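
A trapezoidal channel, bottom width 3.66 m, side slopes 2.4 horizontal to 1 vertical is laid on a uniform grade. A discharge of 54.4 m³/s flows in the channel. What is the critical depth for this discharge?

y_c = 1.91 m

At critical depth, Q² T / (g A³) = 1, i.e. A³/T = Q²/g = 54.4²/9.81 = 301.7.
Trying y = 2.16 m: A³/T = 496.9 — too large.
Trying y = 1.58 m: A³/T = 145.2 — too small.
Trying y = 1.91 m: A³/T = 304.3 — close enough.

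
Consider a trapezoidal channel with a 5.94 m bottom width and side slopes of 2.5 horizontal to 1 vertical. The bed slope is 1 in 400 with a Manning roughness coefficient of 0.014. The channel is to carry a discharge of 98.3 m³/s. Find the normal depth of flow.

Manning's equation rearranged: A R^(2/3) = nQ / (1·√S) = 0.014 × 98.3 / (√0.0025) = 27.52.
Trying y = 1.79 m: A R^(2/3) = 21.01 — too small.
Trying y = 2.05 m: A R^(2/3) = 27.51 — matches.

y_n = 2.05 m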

+++

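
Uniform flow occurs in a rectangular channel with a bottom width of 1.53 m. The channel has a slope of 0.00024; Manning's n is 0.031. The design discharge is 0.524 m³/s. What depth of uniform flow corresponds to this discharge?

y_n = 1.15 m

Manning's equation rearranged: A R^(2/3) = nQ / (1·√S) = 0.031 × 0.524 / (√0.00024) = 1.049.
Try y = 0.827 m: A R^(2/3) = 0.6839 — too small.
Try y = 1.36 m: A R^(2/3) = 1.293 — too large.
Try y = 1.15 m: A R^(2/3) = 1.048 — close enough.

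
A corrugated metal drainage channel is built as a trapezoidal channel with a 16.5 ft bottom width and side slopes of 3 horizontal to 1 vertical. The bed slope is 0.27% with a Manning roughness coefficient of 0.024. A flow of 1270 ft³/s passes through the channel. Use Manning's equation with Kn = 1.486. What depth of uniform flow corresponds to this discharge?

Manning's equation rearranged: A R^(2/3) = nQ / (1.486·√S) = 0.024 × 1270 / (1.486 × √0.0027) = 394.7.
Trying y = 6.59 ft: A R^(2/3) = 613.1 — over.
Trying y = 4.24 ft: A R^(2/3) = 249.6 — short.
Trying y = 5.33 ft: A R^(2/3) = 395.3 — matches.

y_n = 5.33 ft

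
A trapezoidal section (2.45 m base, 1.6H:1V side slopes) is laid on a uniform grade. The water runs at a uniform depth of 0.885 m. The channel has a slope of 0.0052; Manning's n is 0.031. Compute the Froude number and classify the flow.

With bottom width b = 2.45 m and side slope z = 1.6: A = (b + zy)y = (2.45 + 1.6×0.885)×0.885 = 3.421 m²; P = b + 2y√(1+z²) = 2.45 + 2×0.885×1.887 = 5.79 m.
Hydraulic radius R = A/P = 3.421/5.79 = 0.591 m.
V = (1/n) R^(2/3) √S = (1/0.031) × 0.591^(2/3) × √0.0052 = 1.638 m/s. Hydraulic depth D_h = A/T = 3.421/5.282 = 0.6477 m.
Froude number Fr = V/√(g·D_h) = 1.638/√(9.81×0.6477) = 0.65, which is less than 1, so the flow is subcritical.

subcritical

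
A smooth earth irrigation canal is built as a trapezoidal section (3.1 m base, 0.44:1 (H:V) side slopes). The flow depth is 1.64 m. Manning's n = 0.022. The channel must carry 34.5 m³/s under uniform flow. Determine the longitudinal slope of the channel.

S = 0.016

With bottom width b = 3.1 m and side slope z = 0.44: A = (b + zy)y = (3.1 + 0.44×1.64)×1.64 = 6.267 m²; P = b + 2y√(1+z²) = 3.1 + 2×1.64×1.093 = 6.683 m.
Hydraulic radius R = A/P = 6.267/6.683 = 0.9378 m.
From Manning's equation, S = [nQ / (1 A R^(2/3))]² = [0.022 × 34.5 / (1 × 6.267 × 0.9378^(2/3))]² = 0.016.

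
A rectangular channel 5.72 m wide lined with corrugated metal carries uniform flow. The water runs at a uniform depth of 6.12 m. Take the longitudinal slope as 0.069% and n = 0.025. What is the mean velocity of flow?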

+++

■ **BRIEF**
Using the records above, copy word for word the line with "A smooth earth", the line with "A rectangular channel 5.72", and every line between them.

■ **SOLUTION**
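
A smooth earth irrigation canal is built as a trapezoidal section (3.1 m base, 0.44:1 (H:V) side slopes). The flow depth is 1.64 m. Manning's n = 0.022. The channel must carry 34.5 m³/s under uniform flow. Determine the longitudinal slope of the channel.

S = 0.016

With bottom width b = 3.1 m and side slope z = 0.44: A = (b + zy)y = (3.1 + 0.44×1.64)×1.64 = 6.267 m²; P = b + 2y√(1+z²) = 3.1 + 2×1.64×1.093 = 6.683 m.
Hydraulic radius R = A/P = 6.267/6.683 = 0.9378 m.
From Manning's equation, S = [nQ / (1 A R^(2/3))]² = [0.022 × 34.5 / (1 × 6.267 × 0.9378^(2/3))]² = 0.016.

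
A rectangular channel 5.72 m wide lined with corrugated metal carries uniform flow. The water runs at a uniform depth of 6.12 m. Take the longitudinal slope as 0.069% and n = 0.025. What is the mean velocity of flow?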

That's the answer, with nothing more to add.